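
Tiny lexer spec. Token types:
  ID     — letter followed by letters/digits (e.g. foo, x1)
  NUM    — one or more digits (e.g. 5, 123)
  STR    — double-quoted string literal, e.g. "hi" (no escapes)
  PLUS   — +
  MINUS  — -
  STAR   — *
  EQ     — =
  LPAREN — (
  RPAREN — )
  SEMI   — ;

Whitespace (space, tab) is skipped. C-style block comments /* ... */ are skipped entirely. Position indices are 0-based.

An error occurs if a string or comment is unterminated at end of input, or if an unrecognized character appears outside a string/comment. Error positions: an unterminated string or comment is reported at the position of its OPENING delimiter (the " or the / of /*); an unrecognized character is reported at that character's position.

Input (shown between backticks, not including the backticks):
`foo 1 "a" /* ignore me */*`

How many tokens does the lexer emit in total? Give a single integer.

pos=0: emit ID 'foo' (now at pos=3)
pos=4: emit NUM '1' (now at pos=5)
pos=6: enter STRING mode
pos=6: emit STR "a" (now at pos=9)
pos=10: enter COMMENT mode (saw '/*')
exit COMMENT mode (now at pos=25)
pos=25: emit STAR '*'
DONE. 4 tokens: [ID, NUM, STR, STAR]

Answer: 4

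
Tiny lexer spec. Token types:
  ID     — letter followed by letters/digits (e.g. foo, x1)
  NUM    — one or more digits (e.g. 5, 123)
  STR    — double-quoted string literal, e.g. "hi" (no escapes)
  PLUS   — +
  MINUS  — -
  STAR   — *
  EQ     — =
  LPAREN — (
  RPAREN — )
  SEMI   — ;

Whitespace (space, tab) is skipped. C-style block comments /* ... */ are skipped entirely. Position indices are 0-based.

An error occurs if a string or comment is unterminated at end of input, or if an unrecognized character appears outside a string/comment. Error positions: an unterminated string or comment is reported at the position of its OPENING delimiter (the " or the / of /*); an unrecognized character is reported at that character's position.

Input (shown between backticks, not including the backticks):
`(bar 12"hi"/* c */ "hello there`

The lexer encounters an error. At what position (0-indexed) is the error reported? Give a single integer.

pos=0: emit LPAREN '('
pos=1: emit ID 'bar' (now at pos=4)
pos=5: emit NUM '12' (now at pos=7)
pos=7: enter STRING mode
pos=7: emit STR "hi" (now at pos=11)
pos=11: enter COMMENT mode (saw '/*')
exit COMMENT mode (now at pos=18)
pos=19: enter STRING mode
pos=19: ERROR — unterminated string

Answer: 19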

...

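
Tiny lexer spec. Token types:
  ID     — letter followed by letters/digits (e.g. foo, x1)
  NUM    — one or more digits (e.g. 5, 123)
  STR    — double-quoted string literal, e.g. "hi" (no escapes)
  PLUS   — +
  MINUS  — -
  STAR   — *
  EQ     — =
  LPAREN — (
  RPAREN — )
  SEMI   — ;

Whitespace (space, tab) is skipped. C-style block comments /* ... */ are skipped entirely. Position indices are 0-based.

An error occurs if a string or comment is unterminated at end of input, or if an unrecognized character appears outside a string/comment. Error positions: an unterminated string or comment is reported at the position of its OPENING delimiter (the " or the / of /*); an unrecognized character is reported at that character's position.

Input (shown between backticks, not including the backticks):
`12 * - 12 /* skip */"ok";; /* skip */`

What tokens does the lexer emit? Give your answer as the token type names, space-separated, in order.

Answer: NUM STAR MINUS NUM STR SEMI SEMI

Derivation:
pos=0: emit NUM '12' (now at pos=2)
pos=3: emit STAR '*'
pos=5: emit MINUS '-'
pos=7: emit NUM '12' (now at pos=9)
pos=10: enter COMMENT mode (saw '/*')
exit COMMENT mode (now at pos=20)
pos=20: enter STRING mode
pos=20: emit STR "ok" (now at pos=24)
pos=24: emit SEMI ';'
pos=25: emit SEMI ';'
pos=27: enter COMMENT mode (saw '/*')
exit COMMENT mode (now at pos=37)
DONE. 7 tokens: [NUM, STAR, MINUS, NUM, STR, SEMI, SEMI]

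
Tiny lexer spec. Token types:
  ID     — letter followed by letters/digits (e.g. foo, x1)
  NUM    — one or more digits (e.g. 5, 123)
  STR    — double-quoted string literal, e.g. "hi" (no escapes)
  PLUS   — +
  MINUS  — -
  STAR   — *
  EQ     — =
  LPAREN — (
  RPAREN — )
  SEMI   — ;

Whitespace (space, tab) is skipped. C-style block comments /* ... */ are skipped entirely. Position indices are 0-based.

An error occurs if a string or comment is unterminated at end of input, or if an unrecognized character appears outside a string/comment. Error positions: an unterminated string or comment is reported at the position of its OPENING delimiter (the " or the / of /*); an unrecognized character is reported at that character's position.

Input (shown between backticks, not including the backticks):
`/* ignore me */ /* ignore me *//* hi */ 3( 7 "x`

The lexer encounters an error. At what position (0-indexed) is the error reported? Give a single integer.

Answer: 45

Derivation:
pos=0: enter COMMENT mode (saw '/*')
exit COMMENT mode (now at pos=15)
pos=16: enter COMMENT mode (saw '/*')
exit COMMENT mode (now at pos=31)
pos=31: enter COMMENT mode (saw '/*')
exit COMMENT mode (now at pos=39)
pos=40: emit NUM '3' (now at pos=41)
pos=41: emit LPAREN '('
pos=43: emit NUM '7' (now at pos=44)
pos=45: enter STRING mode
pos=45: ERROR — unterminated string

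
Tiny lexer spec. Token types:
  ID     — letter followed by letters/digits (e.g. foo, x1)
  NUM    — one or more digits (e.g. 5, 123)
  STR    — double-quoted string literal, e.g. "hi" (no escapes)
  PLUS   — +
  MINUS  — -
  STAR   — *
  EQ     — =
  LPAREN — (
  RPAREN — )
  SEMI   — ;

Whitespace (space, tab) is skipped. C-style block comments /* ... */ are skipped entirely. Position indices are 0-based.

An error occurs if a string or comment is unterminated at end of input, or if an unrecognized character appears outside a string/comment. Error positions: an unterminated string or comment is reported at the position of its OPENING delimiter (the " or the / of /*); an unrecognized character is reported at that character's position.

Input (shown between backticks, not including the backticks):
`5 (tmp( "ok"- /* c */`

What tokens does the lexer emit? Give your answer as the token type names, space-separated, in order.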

==

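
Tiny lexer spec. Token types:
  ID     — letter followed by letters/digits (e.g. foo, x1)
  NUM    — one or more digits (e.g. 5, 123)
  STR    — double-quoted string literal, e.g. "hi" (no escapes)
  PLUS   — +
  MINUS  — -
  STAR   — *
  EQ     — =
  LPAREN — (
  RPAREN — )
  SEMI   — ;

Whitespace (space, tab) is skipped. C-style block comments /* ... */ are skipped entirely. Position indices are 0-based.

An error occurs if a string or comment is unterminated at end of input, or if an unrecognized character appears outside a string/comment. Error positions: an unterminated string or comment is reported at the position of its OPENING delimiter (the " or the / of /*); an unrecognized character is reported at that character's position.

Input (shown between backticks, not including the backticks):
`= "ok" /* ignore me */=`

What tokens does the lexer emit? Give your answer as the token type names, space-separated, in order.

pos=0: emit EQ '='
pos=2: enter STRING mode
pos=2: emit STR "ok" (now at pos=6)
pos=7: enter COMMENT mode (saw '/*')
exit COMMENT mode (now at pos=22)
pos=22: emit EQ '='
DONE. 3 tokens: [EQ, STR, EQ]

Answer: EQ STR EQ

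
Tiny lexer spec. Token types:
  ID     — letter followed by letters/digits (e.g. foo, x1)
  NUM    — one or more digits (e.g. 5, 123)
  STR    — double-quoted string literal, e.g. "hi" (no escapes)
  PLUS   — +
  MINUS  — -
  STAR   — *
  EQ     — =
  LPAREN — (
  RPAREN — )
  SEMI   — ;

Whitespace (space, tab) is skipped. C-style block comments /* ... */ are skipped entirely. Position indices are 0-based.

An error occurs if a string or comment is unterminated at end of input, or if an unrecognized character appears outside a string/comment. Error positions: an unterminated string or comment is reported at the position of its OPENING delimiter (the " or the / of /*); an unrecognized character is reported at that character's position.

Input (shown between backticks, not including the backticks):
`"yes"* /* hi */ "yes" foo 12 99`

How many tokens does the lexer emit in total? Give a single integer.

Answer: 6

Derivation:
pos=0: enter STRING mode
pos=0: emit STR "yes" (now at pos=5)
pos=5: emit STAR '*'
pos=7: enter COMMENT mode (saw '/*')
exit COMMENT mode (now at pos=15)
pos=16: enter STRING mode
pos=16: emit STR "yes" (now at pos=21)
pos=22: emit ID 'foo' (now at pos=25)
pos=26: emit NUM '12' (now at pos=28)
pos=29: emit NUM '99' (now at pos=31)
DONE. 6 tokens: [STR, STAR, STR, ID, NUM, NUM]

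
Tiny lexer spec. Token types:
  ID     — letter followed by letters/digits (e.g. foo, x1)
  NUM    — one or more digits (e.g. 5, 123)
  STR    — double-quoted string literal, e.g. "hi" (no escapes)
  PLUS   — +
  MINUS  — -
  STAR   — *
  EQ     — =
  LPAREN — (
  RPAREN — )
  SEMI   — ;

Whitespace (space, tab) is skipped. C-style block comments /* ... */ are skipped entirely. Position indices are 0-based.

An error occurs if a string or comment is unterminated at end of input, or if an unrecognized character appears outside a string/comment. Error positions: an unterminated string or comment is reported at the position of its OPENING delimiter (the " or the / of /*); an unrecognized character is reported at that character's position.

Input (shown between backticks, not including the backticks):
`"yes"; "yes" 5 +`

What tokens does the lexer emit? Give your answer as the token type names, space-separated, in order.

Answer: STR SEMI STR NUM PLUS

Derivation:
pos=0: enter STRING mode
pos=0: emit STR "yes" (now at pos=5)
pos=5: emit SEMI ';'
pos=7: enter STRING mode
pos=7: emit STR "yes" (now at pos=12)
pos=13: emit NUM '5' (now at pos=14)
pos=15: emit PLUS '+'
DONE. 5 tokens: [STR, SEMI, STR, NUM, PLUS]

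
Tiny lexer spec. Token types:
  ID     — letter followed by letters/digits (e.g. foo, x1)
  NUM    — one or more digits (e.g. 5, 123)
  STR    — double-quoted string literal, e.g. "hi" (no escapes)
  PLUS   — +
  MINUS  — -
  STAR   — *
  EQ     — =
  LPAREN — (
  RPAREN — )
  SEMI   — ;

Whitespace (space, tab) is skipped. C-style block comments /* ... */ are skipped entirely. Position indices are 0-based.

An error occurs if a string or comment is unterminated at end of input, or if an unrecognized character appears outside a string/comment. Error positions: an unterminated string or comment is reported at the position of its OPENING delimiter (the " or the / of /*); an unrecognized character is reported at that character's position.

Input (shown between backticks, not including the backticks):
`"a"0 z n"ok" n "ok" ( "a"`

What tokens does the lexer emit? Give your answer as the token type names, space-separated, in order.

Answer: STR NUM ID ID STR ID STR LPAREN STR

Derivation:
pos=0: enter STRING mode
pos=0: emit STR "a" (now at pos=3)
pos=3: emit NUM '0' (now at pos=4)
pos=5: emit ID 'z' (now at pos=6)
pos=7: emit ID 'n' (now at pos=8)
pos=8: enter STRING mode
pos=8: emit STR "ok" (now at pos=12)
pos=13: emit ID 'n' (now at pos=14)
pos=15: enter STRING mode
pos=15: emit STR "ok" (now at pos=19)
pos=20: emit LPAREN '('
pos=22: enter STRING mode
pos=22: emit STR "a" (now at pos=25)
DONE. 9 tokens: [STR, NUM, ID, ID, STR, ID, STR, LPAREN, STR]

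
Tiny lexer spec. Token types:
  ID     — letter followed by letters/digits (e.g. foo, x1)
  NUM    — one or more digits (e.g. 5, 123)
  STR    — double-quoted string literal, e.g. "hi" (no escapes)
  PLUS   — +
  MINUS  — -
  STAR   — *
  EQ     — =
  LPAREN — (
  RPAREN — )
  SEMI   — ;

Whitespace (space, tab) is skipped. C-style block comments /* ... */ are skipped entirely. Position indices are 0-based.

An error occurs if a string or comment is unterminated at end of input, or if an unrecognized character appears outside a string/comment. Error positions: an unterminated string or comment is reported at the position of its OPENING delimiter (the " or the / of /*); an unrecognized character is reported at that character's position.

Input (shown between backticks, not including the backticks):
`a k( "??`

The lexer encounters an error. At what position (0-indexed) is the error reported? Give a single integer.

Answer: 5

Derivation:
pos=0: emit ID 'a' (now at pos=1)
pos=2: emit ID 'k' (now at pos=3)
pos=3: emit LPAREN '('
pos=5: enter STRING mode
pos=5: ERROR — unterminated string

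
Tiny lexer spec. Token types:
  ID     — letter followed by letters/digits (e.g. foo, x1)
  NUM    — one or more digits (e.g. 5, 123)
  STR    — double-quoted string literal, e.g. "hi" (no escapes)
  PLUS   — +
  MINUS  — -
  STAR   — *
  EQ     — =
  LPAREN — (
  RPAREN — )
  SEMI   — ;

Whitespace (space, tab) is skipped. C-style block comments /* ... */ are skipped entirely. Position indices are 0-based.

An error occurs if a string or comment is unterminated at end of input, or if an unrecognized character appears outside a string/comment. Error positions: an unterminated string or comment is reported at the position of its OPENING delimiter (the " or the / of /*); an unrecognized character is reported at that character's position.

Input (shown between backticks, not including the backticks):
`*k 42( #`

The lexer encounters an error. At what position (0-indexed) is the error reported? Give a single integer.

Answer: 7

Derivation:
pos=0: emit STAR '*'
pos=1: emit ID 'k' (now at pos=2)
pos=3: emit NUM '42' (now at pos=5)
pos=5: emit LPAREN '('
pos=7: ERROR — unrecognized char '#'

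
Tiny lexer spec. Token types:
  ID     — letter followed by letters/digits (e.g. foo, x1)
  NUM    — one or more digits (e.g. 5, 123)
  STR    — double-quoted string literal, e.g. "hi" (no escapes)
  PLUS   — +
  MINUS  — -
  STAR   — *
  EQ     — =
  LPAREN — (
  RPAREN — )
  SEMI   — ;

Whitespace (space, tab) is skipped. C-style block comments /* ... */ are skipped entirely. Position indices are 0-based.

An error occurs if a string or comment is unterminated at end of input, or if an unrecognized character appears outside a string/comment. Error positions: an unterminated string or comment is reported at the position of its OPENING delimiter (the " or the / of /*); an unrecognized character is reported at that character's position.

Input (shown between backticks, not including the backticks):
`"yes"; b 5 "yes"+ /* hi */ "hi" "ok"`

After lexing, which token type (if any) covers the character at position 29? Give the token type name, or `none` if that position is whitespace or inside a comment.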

Work required —
Return every line from the records above that holds the word "ignore".

Your response —
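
`foo 1 "a" /* ignore me */*`
`/* ignore me */ /* ignore me *//* hi */ 3( 7 "x`
`= "ok" /* ignore me */=`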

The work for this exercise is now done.